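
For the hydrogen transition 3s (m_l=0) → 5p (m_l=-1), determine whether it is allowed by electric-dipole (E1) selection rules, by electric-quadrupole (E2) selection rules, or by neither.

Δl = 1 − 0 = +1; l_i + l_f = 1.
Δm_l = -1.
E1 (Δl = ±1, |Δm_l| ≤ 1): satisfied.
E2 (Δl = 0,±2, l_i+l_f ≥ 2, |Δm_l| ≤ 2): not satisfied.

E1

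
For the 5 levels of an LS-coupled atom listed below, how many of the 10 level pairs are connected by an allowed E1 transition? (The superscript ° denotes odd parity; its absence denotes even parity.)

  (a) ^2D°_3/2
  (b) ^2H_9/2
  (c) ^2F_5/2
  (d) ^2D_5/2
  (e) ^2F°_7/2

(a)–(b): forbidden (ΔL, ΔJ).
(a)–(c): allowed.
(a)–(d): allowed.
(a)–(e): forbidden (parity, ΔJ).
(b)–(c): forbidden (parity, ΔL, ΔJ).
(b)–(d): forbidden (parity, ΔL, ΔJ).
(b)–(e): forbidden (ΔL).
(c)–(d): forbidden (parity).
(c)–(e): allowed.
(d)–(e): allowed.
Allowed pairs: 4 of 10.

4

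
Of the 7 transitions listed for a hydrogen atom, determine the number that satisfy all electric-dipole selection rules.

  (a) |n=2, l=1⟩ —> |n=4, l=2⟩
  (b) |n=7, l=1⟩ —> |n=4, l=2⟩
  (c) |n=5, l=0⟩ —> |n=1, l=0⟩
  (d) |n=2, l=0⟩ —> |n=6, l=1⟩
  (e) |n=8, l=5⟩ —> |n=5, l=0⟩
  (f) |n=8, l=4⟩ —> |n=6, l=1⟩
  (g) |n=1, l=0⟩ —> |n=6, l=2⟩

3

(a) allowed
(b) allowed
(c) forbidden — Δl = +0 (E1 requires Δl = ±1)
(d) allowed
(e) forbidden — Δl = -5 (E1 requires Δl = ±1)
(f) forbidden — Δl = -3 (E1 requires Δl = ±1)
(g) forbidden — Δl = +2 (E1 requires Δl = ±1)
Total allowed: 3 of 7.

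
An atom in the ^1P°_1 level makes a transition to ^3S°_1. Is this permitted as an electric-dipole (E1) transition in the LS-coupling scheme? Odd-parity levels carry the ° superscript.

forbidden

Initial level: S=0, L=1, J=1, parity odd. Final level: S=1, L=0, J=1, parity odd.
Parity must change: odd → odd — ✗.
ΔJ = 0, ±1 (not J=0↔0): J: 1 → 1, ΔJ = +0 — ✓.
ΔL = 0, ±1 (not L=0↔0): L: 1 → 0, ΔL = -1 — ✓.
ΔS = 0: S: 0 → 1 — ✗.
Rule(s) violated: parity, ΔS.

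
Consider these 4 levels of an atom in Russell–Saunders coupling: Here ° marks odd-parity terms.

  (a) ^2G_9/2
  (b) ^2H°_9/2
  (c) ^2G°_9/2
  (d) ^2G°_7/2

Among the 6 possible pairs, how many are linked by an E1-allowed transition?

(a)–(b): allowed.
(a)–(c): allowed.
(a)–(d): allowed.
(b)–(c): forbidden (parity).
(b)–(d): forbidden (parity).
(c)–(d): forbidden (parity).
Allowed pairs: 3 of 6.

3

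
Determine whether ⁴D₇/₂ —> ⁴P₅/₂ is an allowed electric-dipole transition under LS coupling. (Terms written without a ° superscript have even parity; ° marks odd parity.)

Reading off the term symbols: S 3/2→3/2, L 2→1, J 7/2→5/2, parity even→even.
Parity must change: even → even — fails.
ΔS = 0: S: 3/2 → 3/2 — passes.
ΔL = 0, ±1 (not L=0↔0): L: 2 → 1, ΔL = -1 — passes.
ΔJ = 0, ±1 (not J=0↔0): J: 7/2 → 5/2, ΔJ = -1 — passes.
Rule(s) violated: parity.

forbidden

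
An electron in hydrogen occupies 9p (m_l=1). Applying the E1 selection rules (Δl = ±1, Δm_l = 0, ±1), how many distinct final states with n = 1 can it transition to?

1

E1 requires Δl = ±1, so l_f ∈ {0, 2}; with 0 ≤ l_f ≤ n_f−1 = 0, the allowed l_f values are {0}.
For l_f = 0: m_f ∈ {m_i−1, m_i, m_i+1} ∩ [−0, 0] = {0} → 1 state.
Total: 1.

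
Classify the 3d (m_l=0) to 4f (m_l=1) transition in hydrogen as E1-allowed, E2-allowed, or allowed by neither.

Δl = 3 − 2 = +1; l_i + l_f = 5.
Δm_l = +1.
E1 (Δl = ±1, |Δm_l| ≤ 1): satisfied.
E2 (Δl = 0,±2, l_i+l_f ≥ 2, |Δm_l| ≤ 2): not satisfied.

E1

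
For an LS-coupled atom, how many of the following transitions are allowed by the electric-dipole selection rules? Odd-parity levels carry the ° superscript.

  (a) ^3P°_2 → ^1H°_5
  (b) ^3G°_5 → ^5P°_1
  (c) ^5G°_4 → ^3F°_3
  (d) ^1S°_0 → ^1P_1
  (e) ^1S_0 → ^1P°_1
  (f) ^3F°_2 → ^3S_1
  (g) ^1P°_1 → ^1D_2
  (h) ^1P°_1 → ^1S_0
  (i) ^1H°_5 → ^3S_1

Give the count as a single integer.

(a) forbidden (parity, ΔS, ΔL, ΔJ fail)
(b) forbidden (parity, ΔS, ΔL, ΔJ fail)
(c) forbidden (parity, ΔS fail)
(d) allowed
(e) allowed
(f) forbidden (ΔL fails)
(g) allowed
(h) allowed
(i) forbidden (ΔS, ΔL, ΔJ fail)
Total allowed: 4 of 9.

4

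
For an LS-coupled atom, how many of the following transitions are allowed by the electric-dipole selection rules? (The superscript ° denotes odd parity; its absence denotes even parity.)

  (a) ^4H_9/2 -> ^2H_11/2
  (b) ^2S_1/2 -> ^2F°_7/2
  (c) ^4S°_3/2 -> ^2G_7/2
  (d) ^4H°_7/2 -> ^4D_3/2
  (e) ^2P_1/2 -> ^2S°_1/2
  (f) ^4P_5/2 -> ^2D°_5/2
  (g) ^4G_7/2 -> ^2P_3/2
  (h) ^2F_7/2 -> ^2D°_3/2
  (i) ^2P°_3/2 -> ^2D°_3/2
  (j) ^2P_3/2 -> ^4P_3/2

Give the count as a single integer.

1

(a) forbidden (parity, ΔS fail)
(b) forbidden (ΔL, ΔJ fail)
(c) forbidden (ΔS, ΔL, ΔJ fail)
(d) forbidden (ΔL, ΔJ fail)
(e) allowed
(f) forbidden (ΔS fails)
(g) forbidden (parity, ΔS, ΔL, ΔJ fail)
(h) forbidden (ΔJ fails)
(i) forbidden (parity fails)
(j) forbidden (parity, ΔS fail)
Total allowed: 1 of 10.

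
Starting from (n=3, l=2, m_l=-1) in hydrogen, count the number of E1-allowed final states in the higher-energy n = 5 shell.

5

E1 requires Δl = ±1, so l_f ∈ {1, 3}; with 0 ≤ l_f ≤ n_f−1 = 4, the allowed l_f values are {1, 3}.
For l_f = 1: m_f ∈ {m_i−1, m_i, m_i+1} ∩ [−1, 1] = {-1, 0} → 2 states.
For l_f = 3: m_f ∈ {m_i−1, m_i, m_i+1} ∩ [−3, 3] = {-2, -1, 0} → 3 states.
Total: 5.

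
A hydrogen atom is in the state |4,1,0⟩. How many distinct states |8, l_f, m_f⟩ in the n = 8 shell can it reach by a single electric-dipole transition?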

________________

◆ ACTION ITEM
Your reply should be the material above, repeated word for word.

◆ WRITTEN RESPONSE
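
For the hydrogen transition 3s (m_l=0) → 5p (m_l=-1), determine whether it is allowed by electric-dipole (E1) selection rules, by electric-quadrupole (E2) selection rules, or by neither.

Δl = 1 − 0 = +1; l_i + l_f = 1.
Δm_l = -1.
E1 (Δl = ±1, |Δm_l| ≤ 1): satisfied.
E2 (Δl = 0,±2, l_i+l_f ≥ 2, |Δm_l| ≤ 2): not satisfied.

E1

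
For the 5 levels of an LS-coupled atom listed below, how many of the 10 level pairs are connected by an allowed E1 transition? (The superscript ° denotes odd parity; its absence denotes even parity.)

  (a) ^2D°_3/2
  (b) ^2H_9/2
  (c) ^2F_5/2
  (d) ^2D_5/2
  (e) ^2F°_7/2

(a)–(b): forbidden (ΔL, ΔJ).
(a)–(c): allowed.
(a)–(d): allowed.
(a)–(e): forbidden (parity, ΔJ).
(b)–(c): forbidden (parity, ΔL, ΔJ).
(b)–(d): forbidden (parity, ΔL, ΔJ).
(b)–(e): forbidden (ΔL).
(c)–(d): forbidden (parity).
(c)–(e): allowed.
(d)–(e): allowed.
Allowed pairs: 4 of 10.

4

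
Of the 7 transitions listed for a hydrogen atom, determine the number that satisfy all electric-dipole selection rules.

  (a) |n=2, l=1⟩ —> |n=4, l=2⟩
  (b) |n=7, l=1⟩ —> |n=4, l=2⟩
  (c) |n=5, l=0⟩ —> |n=1, l=0⟩
  (d) |n=2, l=0⟩ —> |n=6, l=1⟩
  (e) |n=8, l=5⟩ —> |n=5, l=0⟩
  (f) |n=8, l=4⟩ —> |n=6, l=1⟩
  (g) |n=1, l=0⟩ —> |n=6, l=2⟩

3

(a) allowed
(b) allowed
(c) forbidden — Δl = +0 (E1 requires Δl = ±1)
(d) allowed
(e) forbidden — Δl = -5 (E1 requires Δl = ±1)
(f) forbidden — Δl = -3 (E1 requires Δl = ±1)
(g) forbidden — Δl = +2 (E1 requires Δl = ±1)
Total allowed: 3 of 7.

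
An atom in the ^1P°_1 level makes a transition to ^3S°_1. Is this permitted as an electric-dipole (E1) transition in the LS-coupling scheme? Odd-parity levels carry the ° superscript.

forbidden

Initial level: S=0, L=1, J=1, parity odd. Final level: S=1, L=0, J=1, parity odd.
Parity must change: odd → odd — ✗.
ΔJ = 0, ±1 (not J=0↔0): J: 1 → 1, ΔJ = +0 — ✓.
ΔL = 0, ±1 (not L=0↔0): L: 1 → 0, ΔL = -1 — ✓.
ΔS = 0: S: 0 → 1 — ✗.
Rule(s) violated: parity, ΔS.

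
Consider these 4 levels of an atom in Russell–Saunders coupling: Here ° marks odd-parity terms.

  (a) ^2G_9/2
  (b) ^2H°_9/2
  (c) ^2G°_9/2
  (d) ^2G°_7/2

Among the 6 possible pairs, how many are linked by an E1-allowed transition?

(a)–(b): allowed.
(a)–(c): allowed.
(a)–(d): allowed.
(b)–(c): forbidden (parity).
(b)–(d): forbidden (parity).
(c)–(d): forbidden (parity).
Allowed pairs: 3 of 6.

3

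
Determine whether ⁴D₇/₂ —> ⁴P₅/₂ is an allowed electric-dipole transition under LS coupling. (Terms written without a ° superscript have even parity; ° marks odd parity.)

Reading off the term symbols: S 3/2→3/2, L 2→1, J 7/2→5/2, parity even→even.
Parity must change: even → even — fails.
ΔS = 0: S: 3/2 → 3/2 — passes.
ΔL = 0, ±1 (not L=0↔0): L: 2 → 1, ΔL = -1 — passes.
ΔJ = 0, ±1 (not J=0↔0): J: 7/2 → 5/2, ΔJ = -1 — passes.
Rule(s) violated: parity.

forbidden

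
An electron in hydrogen occupies 9p (m_l=1). Applying the E1 selection rules (Δl = ±1, Δm_l = 0, ±1), how many distinct final states with n = 1 can it transition to?

1

E1 requires Δl = ±1, so l_f ∈ {0, 2}; with 0 ≤ l_f ≤ n_f−1 = 0, the allowed l_f values are {0}.
For l_f = 0: m_f ∈ {m_i−1, m_i, m_i+1} ∩ [−0, 0] = {0} → 1 state.
Total: 1.

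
Classify the 3d (m_l=0) to 4f (m_l=1) transition in hydrogen as E1-allowed, E2-allowed, or allowed by neither.

Δl = 3 − 2 = +1; l_i + l_f = 5.
Δm_l = +1.
E1 (Δl = ±1, |Δm_l| ≤ 1): satisfied.
E2 (Δl = 0,±2, l_i+l_f ≥ 2, |Δm_l| ≤ 2): not satisfied.

E1

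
For an LS-coupled atom, how many of the following transitions are allowed by the electric-dipole selection rules? Odd-parity levels carry the ° superscript.

  (a) ^3P°_2 → ^1H°_5
  (b) ^3G°_5 → ^5P°_1
  (c) ^5G°_4 → ^3F°_3
  (d) ^1S°_0 → ^1P_1
  (e) ^1S_0 → ^1P°_1
  (f) ^3F°_2 → ^3S_1
  (g) ^1P°_1 → ^1D_2
  (h) ^1P°_1 → ^1S_0
  (i) ^1H°_5 → ^3S_1

Give the count as a single integer.

(a) forbidden (parity, ΔS, ΔL, ΔJ fail)
(b) forbidden (parity, ΔS, ΔL, ΔJ fail)
(c) forbidden (parity, ΔS fail)
(d) allowed
(e) allowed
(f) forbidden (ΔL fails)
(g) allowed
(h) allowed
(i) forbidden (ΔS, ΔL, ΔJ fail)
Total allowed: 4 of 9.

4

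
For an LS-coupled atom, how many of the following transitions are allowed by the electric-dipole selection rules? (The superscript ° denotes odd parity; its absence denotes even parity.)

  (a) ^4H_9/2 -> ^2H_11/2
  (b) ^2S_1/2 -> ^2F°_7/2
  (c) ^4S°_3/2 -> ^2G_7/2
  (d) ^4H°_7/2 -> ^4D_3/2
  (e) ^2P_1/2 -> ^2S°_1/2
  (f) ^4P_5/2 -> ^2D°_5/2
  (g) ^4G_7/2 -> ^2P_3/2
  (h) ^2F_7/2 -> ^2D°_3/2
  (i) ^2P°_3/2 -> ^2D°_3/2
  (j) ^2P_3/2 -> ^4P_3/2

Give the count as a single integer.

1

(a) forbidden (parity, ΔS fail)
(b) forbidden (ΔL, ΔJ fail)
(c) forbidden (ΔS, ΔL, ΔJ fail)
(d) forbidden (ΔL, ΔJ fail)
(e) allowed
(f) forbidden (ΔS fails)
(g) forbidden (parity, ΔS, ΔL, ΔJ fail)
(h) forbidden (ΔJ fails)
(i) forbidden (parity fails)
(j) forbidden (parity, ΔS fail)
Total allowed: 1 of 10.

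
Starting from (n=3, l=2, m_l=-1) in hydrogen, count the number of E1-allowed final states in the higher-energy n = 5 shell.

5

E1 requires Δl = ±1, so l_f ∈ {1, 3}; with 0 ≤ l_f ≤ n_f−1 = 4, the allowed l_f values are {1, 3}.
For l_f = 1: m_f ∈ {m_i−1, m_i, m_i+1} ∩ [−1, 1] = {-1, 0} → 2 states.
For l_f = 3: m_f ∈ {m_i−1, m_i, m_i+1} ∩ [−3, 3] = {-2, -1, 0} → 3 states.
Total: 5.

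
A hydrogen atom is in the state |4,1,0⟩. How many distinct states |8, l_f, m_f⟩ in the n = 8 shell can it reach by a single electric-dipole transition?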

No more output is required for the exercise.